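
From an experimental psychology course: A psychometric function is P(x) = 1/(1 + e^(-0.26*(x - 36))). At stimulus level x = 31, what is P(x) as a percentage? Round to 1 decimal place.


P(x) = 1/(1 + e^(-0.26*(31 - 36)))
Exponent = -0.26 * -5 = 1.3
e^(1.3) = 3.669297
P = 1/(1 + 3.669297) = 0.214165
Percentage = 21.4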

------------

In this exercise, you retype all of the data exactly as it appears above.

* Task solution:
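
From an experimental psychology course: A psychometric function is P(x) = 1/(1 + e^(-0.26*(x - 36))). At stimulus level x = 31, what is P(x) as a percentage? Round to 1 decimal place.


P(x) = 1/(1 + e^(-0.26*(31 - 36)))
Exponent = -0.26 * -5 = 1.3
e^(1.3) = 3.669297
P = 1/(1 + 3.669297) = 0.214165
Percentage = 21.4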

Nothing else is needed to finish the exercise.